:: Exercise objective ::
Only an exact copy of the lines beginning at the one that contains "Heat conduction: Q" and ending at the last line of the records below counts as the answer.

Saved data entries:
--
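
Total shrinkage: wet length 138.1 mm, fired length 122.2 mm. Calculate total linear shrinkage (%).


TS = (138.1 - 122.2) / 138.1 * 100 = 11.51%

11.51


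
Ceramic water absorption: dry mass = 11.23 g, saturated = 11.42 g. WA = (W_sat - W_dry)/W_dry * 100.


WA = (11.42 - 11.23) / 11.23 * 100 = 1.69%

1.69


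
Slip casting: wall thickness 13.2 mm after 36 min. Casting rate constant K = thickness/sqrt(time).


K = 13.2 / sqrt(36) = 13.2 / 6.0 = 2.2 mm/min^0.5

2.2


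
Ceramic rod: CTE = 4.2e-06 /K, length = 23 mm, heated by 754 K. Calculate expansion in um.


dL = 4.2e-06 * 23 * 754 * 1000 = 72.836 um

72.836


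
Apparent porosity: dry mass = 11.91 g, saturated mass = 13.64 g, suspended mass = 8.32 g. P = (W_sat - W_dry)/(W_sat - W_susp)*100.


P = (13.64 - 11.91) / (13.64 - 8.32) * 100 = 1.73 / 5.32 * 100 = 32.5%

32.5


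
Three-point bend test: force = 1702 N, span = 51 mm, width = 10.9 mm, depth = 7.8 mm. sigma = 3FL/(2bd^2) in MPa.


sigma = 3*1702*51/(2*10.9*7.8^2) = 196.3 MPa

196.3


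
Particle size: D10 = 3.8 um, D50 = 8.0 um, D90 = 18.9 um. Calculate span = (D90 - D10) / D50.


Span = (18.9 - 3.8) / 8.0 = 15.1 / 8.0 = 1.888

1.888


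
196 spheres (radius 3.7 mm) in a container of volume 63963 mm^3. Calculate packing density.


V_sphere = 4/3*pi*3.7^3 = 212.1748 mm^3
Total V = 196*212.1748 = 41586.2608 mm^3
PD = 41586.2608 / 63963 = 0.65

0.65


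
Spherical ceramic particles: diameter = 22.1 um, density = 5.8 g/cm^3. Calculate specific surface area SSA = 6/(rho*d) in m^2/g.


SSA = 6 / (5.8 * 22.1) = 0.047 m^2/g

0.047


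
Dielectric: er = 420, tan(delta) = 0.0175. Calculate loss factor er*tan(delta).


Loss = 420 * 0.0175 = 7.35

7.35


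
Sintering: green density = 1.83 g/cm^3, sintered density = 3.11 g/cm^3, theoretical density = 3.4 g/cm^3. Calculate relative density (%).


Relative = 3.11 / 3.4 * 100 = 91.5%

91.5


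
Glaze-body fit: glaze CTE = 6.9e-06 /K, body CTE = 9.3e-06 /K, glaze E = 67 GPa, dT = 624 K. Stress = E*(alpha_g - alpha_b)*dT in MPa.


Stress = 67*1000*(6.9e-06 - 9.3e-06)*624 = -100.3 MPa

-100.3


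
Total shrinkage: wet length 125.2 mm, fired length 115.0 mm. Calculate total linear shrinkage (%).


TS = (125.2 - 115.0) / 125.2 * 100 = 8.15%

8.15


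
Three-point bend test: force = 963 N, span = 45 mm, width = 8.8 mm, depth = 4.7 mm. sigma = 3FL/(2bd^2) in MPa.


sigma = 3*963*45/(2*8.8*4.7^2) = 334.4 MPa

334.4


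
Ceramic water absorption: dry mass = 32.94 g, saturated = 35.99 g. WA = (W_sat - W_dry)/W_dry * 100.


WA = (35.99 - 32.94) / 32.94 * 100 = 9.26%

9.26


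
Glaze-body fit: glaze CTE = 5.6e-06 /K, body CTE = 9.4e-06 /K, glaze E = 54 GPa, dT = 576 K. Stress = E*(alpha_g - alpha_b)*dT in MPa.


Stress = 54*1000*(5.6e-06 - 9.4e-06)*576 = -118.2 MPa

-118.2


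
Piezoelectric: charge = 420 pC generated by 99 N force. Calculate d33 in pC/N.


d33 = 420 / 99 = 4.2 pC/N

4.2


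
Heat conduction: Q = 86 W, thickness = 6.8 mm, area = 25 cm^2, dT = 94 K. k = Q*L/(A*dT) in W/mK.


k = 86*6.8/1000/(25/10000*94) = 2.49 W/mK

2.49


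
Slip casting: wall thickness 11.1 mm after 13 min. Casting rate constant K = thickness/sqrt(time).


K = 11.1 / sqrt(13) = 11.1 / 3.6056 = 3.079 mm/min^0.5

3.079


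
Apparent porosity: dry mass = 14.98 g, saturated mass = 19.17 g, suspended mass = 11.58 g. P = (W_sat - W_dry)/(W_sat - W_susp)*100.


P = (19.17 - 14.98) / (19.17 - 11.58) * 100 = 4.19 / 7.59 * 100 = 55.2%

55.2


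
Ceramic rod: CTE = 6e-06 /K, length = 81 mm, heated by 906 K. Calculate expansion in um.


dL = 6e-06 * 81 * 906 * 1000 = 440.316 um

440.316


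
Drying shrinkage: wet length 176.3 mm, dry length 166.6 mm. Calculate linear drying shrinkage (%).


DS = (176.3 - 166.6) / 176.3 * 100 = 5.5%

5.5


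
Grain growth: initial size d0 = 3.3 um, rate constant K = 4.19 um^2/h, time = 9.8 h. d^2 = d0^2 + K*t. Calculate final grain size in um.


d^2 = 3.3^2 + 4.19*9.8 = 51.952
d = sqrt(51.952) = 7.21 um

7.21


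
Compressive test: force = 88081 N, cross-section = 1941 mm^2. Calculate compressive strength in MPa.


CS = 88081 / 1941 = 45.4 MPa

45.4


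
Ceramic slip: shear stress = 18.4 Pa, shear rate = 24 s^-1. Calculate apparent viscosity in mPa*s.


eta = tau/gamma * 1000 = 18.4/24 * 1000 = 766.7 mPa*s

766.7


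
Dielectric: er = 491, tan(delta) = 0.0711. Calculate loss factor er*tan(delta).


Loss = 491 * 0.0711 = 34.91

34.91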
--
:: Written solution ::
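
Heat conduction: Q = 86 W, thickness = 6.8 mm, area = 25 cm^2, dT = 94 K. k = Q*L/(A*dT) in W/mK.


k = 86*6.8/1000/(25/10000*94) = 2.49 W/mK

2.49


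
Slip casting: wall thickness 11.1 mm after 13 min. Casting rate constant K = thickness/sqrt(time).


K = 11.1 / sqrt(13) = 11.1 / 3.6056 = 3.079 mm/min^0.5

3.079


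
Apparent porosity: dry mass = 14.98 g, saturated mass = 19.17 g, suspended mass = 11.58 g. P = (W_sat - W_dry)/(W_sat - W_susp)*100.


P = (19.17 - 14.98) / (19.17 - 11.58) * 100 = 4.19 / 7.59 * 100 = 55.2%

55.2


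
Ceramic rod: CTE = 6e-06 /K, length = 81 mm, heated by 906 K. Calculate expansion in um.


dL = 6e-06 * 81 * 906 * 1000 = 440.316 um

440.316


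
Drying shrinkage: wet length 176.3 mm, dry length 166.6 mm. Calculate linear drying shrinkage (%).


DS = (176.3 - 166.6) / 176.3 * 100 = 5.5%

5.5


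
Grain growth: initial size d0 = 3.3 um, rate constant K = 4.19 um^2/h, time = 9.8 h. d^2 = d0^2 + K*t. Calculate final grain size in um.


d^2 = 3.3^2 + 4.19*9.8 = 51.952
d = sqrt(51.952) = 7.21 um

7.21


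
Compressive test: force = 88081 N, cross-section = 1941 mm^2. Calculate compressive strength in MPa.


CS = 88081 / 1941 = 45.4 MPa

45.4


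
Ceramic slip: shear stress = 18.4 Pa, shear rate = 24 s^-1. Calculate apparent viscosity in mPa*s.


eta = tau/gamma * 1000 = 18.4/24 * 1000 = 766.7 mPa*s

766.7


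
Dielectric: er = 491, tan(delta) = 0.0711. Calculate loss factor er*tan(delta).


Loss = 491 * 0.0711 = 34.91

34.91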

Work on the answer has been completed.